Whenever "nodes" appears in a line, please copy that line from the data.

########

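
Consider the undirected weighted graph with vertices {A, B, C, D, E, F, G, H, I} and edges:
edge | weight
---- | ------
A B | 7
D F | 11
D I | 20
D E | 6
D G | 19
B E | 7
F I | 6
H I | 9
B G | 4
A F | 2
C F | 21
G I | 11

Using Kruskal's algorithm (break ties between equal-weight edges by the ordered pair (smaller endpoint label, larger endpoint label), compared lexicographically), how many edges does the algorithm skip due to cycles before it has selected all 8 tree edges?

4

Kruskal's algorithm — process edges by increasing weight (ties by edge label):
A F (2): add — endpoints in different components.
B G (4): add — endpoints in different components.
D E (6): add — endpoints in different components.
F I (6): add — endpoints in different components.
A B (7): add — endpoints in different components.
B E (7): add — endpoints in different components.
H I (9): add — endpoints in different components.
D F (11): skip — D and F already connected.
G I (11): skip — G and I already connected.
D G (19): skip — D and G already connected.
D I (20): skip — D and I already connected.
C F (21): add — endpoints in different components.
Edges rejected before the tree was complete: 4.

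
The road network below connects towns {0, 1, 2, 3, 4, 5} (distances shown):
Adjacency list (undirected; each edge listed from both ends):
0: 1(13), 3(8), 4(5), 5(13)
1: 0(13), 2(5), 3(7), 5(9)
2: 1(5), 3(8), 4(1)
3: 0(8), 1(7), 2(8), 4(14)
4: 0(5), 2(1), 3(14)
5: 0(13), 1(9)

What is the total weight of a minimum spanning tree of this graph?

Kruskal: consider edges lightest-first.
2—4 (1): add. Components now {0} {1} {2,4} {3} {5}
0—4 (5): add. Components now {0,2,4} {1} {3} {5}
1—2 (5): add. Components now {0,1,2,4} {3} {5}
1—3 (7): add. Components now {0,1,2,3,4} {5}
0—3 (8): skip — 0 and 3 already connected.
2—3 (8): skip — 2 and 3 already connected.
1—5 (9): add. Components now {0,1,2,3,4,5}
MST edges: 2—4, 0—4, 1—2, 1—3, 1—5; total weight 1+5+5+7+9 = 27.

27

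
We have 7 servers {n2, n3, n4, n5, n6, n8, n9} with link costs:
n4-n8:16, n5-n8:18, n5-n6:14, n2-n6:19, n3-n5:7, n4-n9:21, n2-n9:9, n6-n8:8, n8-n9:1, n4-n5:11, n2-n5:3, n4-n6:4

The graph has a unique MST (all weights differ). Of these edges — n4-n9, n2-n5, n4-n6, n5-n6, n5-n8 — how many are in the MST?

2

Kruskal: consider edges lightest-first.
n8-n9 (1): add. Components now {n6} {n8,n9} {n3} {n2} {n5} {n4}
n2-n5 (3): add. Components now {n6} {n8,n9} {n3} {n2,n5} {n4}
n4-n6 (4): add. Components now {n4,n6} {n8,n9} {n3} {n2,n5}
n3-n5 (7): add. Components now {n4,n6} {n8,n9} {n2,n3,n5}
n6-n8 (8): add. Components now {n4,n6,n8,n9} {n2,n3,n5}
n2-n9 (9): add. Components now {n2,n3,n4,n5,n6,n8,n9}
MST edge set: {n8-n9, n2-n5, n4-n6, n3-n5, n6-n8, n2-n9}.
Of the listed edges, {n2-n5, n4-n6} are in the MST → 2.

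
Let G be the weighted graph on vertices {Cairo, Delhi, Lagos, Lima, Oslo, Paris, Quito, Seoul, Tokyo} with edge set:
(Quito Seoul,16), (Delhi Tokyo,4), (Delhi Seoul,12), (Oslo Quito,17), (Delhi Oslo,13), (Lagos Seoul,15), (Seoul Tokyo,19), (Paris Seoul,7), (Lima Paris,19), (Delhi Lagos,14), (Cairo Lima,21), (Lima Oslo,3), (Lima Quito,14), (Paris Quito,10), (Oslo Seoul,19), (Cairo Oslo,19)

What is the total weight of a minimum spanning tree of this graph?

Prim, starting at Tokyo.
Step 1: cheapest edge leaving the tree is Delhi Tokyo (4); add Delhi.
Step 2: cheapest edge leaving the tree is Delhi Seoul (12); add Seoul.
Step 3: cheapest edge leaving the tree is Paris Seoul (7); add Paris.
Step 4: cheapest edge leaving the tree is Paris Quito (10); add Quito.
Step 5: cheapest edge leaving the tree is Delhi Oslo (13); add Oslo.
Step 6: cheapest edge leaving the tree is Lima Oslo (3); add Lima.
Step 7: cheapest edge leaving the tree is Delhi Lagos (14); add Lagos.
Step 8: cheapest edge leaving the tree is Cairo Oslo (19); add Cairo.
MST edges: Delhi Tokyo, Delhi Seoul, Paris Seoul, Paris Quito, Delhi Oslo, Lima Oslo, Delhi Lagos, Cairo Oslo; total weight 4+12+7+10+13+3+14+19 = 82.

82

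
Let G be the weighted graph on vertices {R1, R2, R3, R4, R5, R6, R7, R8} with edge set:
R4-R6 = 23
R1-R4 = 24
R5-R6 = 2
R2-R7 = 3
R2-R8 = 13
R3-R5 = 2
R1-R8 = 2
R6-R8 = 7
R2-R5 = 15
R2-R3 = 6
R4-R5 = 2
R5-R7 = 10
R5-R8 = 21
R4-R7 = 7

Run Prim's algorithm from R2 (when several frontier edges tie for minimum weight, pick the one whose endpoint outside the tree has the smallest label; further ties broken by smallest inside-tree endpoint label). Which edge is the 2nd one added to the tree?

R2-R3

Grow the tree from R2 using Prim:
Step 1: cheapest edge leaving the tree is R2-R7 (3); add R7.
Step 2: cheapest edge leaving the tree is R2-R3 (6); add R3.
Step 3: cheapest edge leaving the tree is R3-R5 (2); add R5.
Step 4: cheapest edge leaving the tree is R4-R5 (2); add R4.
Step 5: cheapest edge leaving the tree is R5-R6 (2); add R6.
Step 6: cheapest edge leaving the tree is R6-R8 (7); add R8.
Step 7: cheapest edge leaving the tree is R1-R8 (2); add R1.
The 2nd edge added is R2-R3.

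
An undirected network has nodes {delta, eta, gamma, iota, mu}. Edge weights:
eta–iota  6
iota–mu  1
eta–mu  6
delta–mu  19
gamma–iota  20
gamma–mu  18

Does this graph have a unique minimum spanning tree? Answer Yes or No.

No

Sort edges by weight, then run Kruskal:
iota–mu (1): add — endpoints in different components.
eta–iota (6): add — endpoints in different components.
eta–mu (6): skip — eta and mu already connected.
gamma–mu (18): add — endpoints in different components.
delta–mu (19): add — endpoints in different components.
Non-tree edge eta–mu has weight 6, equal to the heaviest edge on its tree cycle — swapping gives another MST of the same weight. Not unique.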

########

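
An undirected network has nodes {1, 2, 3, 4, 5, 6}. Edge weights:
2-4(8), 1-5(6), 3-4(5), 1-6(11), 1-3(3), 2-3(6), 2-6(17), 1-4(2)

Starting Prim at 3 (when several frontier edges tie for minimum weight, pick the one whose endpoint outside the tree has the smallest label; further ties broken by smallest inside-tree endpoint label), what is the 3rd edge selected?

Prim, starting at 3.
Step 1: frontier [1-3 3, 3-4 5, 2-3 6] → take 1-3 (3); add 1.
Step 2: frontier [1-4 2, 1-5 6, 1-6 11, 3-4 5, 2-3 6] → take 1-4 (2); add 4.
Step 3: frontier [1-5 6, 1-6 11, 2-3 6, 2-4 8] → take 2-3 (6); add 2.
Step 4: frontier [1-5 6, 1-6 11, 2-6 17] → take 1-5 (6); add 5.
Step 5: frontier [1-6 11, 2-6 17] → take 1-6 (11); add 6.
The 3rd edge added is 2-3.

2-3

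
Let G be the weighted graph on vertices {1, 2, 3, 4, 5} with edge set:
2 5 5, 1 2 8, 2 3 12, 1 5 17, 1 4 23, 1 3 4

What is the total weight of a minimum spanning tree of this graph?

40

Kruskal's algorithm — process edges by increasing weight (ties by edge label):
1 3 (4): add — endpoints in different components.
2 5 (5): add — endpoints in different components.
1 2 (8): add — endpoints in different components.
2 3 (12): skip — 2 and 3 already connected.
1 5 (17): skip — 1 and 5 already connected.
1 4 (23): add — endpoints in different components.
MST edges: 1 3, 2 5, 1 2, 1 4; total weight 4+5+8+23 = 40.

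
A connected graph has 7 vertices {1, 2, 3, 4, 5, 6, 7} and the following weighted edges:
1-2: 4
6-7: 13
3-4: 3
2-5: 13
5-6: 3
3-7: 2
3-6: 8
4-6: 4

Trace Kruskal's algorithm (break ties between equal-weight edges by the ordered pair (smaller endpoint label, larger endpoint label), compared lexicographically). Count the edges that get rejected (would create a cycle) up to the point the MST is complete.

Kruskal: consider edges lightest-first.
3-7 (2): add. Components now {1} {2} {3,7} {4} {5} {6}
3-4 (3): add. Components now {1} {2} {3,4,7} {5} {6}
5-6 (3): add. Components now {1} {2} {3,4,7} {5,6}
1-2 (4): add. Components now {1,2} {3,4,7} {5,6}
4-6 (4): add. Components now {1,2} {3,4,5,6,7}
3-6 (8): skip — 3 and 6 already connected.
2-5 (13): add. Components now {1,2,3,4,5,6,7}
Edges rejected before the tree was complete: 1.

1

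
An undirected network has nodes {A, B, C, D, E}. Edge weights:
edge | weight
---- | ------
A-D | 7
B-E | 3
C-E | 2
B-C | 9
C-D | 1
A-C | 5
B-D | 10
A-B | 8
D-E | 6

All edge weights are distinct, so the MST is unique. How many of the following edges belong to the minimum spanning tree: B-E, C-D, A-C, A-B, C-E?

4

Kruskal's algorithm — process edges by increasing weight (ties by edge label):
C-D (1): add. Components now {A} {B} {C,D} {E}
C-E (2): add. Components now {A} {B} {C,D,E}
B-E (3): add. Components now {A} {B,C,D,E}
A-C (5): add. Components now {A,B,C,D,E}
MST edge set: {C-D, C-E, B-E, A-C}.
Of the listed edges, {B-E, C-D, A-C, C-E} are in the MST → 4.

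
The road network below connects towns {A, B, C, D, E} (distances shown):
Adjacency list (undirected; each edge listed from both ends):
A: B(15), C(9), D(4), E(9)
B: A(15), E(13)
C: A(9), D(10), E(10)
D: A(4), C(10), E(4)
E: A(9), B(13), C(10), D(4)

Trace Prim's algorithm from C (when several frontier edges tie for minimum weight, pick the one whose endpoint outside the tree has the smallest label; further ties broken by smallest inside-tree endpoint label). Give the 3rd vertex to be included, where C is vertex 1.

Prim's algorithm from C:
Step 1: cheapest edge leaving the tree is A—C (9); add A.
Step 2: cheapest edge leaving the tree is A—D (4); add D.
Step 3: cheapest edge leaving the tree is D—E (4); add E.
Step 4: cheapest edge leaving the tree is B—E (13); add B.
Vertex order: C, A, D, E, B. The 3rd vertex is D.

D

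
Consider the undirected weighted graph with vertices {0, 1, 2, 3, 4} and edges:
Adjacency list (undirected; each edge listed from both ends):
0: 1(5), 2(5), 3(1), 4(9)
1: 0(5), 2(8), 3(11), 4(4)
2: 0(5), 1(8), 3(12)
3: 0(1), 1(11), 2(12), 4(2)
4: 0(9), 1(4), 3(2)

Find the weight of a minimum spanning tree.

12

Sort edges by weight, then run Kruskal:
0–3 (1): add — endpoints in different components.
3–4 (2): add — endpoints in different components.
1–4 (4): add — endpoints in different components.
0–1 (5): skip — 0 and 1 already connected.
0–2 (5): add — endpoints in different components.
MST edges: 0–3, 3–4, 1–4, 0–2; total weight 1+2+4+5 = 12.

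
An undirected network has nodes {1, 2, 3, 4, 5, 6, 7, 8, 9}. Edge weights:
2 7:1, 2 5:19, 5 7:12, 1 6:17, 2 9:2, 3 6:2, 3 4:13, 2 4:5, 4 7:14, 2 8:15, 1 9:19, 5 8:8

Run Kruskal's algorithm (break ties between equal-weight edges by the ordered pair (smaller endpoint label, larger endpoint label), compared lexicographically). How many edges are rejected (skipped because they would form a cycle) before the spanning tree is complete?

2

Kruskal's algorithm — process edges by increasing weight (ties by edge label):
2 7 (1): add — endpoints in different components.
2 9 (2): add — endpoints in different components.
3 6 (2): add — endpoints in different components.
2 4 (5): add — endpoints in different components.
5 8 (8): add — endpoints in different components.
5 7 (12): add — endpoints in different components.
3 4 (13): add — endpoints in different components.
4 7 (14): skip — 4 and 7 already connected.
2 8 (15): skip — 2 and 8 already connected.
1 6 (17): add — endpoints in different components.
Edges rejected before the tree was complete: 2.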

########

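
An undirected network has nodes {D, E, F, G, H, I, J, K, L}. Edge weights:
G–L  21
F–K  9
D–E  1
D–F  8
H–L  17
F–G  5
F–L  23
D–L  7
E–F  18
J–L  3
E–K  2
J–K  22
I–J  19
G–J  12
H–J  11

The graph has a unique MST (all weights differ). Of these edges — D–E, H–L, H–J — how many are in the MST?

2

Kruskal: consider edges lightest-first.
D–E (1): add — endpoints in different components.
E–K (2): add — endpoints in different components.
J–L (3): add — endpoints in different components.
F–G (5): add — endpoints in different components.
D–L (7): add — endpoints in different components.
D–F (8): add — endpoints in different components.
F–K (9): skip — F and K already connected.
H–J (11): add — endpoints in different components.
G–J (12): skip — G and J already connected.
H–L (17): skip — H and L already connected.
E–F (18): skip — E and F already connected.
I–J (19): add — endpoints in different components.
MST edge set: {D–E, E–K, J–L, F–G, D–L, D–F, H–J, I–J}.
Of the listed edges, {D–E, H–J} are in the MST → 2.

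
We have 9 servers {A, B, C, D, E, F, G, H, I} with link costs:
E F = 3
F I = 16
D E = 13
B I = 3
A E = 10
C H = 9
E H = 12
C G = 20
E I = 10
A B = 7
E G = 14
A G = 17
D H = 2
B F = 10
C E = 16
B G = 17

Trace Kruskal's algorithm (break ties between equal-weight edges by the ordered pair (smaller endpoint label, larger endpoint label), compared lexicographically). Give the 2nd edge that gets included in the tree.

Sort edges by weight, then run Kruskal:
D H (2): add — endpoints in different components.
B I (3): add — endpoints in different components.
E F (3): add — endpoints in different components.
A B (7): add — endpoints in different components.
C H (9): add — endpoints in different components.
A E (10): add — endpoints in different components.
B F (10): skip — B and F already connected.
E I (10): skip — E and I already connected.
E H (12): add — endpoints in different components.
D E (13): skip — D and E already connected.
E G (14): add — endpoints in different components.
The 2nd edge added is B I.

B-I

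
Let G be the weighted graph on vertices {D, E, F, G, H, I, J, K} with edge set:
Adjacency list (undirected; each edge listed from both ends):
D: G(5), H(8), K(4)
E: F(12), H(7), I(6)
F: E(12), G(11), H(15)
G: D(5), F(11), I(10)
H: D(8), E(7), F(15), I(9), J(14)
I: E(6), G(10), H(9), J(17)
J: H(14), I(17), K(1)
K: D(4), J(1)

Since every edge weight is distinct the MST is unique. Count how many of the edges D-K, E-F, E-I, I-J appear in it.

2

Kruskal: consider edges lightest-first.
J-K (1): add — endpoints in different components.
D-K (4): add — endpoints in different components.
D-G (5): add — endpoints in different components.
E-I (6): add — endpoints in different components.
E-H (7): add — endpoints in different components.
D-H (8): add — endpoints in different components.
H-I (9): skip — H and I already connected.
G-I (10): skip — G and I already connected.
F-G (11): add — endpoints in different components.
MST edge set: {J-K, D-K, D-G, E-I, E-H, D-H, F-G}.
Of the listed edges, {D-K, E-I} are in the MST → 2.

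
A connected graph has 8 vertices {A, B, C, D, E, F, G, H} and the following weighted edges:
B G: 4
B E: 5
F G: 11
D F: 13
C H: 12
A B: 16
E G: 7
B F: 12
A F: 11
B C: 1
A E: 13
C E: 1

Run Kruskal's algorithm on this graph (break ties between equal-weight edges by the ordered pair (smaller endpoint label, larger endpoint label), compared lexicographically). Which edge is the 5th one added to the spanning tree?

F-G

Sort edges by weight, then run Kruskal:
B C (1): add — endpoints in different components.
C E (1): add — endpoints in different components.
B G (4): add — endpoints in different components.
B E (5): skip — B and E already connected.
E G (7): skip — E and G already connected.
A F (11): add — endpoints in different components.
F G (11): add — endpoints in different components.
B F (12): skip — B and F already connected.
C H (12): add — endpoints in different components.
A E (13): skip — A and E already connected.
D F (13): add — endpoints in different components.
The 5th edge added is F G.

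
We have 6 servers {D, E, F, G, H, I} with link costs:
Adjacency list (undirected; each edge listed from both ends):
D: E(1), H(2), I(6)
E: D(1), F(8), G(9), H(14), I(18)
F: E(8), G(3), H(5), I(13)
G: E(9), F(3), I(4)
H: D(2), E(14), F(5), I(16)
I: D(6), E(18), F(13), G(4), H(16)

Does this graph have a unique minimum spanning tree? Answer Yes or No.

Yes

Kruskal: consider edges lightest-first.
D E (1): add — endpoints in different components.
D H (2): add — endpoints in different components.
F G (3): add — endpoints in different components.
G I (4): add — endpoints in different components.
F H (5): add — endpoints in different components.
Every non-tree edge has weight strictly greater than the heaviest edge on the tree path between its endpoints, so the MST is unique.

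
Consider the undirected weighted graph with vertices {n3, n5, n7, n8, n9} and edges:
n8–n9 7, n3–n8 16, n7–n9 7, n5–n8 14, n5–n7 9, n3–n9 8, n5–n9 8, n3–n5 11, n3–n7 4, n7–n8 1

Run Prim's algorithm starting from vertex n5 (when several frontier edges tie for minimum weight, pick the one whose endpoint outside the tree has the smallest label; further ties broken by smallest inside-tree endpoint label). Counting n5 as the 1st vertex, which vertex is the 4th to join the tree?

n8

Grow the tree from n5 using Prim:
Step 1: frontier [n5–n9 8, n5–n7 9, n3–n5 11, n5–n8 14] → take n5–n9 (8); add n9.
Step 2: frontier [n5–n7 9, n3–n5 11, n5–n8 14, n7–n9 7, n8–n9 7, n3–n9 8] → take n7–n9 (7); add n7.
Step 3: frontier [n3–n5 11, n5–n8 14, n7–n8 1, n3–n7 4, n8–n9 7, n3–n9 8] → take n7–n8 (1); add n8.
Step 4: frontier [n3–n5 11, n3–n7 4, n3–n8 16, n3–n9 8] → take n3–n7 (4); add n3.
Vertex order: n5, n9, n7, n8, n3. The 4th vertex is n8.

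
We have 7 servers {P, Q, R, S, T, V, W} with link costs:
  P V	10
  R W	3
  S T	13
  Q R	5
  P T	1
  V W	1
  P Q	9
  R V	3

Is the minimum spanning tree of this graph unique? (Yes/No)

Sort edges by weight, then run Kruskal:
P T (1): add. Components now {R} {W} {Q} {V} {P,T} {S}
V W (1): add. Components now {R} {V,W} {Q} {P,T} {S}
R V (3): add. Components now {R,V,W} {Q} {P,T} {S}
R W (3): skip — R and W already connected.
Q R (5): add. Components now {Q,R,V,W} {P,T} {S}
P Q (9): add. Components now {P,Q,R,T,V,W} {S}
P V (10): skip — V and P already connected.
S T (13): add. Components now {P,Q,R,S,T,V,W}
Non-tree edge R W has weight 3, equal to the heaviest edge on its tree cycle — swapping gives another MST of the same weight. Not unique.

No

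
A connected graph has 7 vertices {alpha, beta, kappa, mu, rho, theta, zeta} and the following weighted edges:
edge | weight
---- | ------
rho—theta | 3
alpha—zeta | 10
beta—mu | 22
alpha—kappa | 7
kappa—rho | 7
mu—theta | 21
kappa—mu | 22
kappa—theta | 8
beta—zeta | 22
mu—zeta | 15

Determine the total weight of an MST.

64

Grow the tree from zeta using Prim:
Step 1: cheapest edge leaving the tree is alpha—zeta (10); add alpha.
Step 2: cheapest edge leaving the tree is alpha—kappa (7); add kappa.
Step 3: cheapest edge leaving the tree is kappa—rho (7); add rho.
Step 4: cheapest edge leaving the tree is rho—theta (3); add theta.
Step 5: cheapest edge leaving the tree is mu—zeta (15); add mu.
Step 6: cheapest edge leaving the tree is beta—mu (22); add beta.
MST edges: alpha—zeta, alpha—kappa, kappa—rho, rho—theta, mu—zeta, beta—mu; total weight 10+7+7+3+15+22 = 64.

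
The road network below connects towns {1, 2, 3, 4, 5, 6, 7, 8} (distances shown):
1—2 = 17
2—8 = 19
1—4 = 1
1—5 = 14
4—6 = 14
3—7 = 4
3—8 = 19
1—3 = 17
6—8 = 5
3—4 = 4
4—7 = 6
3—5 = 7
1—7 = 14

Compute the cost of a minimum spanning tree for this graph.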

########

== Answer section ==
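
An undirected network has nodes {delta, eta, gamma, iota, mu}. Edge weights:
An undirected network has nodes {1, 2, 3, 4, 5, 6}. Edge weights:
An undirected network has nodes {A, B, C, D, E}. Edge weights:
An undirected network has nodes {1, 2, 3, 4, 5, 6, 7, 8, 9}. Edge weights:
An undirected network has nodes {D, E, F, G, H, I, J, K, L}. Edge weights: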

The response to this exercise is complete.